Saved entries:
BEGIN
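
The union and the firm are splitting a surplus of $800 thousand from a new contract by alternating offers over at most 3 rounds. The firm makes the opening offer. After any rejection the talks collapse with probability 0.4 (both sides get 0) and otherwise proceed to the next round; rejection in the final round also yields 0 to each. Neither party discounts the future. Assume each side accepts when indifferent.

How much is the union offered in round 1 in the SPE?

Round 3 (the firm proposes): the union will accept anything ≥ 0, so the firm offers 0 and keeps 800.
Round 2 (the union proposes): rejecting gives the firm an expected 0.6 × 800 = 480. The union offers 480 and keeps 800 − 480 = 320.
Round 1 (the firm proposes): rejecting gives the union an expected 0.6 × 320 = 192; the firm offers that and keeps 608.

192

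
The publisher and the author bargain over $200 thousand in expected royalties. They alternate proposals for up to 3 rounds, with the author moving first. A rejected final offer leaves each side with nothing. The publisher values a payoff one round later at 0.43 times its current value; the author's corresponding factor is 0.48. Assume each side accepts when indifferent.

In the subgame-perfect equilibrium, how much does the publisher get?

44.72

Round 3 (the author proposes): rejection yields 0 for the publisher; the author offers 0 and keeps 200.
Round 2 (the publisher proposes): the author can get 200 next round, worth 0.48 × 200 = 96 now. The publisher offers 96 and keeps 200 − 96 = 104.
Round 1 (the author proposes): the publisher can get 104 next round, worth 0.43 × 104 = 44.72 now, so the author offers 44.72, keeping 155.28.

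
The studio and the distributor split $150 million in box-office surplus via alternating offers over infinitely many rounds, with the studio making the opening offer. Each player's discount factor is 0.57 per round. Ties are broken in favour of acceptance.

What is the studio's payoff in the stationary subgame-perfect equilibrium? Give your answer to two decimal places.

95.54

When the studio proposes, the distributor accepts any offer worth at least 0.57 times what the distributor would get by proposing next round; and vice versa.
This gives x = 150 − 0.57y and y = 150 − 0.57x, where x and y are each side's share when it proposes.
Hence (1 − 0.57·0.57)x = 150(1 − 0.57), i.e. 0.6751·x = 64.5.
x ≈ 95.5414; the distributor's share is 150 − x ≈ 54.4586.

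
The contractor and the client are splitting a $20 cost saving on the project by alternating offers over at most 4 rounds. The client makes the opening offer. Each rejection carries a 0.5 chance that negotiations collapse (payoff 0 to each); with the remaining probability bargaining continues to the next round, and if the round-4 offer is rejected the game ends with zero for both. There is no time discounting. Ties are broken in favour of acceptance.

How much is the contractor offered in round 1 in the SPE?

7.5

Round 4 (the contractor proposes): rejection yields 0 for the client; the contractor offers 0 and keeps 20.
Round 3 (the client proposes): rejecting gives the contractor an expected 0.5 × 20 = 10. The client offers 10 and keeps 20 − 10 = 10.
Round 2 (the contractor proposes): rejecting gives the client an expected 0.5 × 10 = 5; the contractor offers that and keeps 15.
Round 1 (the client proposes): rejecting gives the contractor an expected 0.5 × 15 = 7.5. The client offers 7.5 and keeps 20 − 7.5 = 12.5.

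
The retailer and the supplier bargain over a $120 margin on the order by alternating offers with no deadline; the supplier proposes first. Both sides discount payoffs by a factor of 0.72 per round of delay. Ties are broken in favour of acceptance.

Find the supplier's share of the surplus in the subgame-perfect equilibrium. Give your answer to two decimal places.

69.77

In a stationary SPE each proposer offers the other exactly their discounted continuation value.
If the supplier keeps x when proposing and the retailer keeps y when proposing, then x = 120 − 0.72y and y = 120 − 0.72x.
Solving: x = 120(1 − 0.72) / (1 − 0.72·0.72) = 33.6 / 0.4816 ≈ 69.7674.
The retailer gets 120 − 69.7674 ≈ 50.2326.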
END
* AIM OF THE TASK *
Copy out each line of the records where the word "first" appears.

* COMPLETED TASK *
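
The publisher and the author bargain over $200 thousand in expected royalties. They alternate proposals for up to 3 rounds, with the author moving first. A rejected final offer leaves each side with nothing. The publisher values a payoff one round later at 0.43 times its current value; the author's corresponding factor is 0.48. Assume each side accepts when indifferent.
The retailer and the supplier bargain over a $120 margin on the order by alternating offers with no deadline; the supplier proposes first. Both sides discount payoffs by a factor of 0.72 per round of delay. Ties are broken in favour of acceptance.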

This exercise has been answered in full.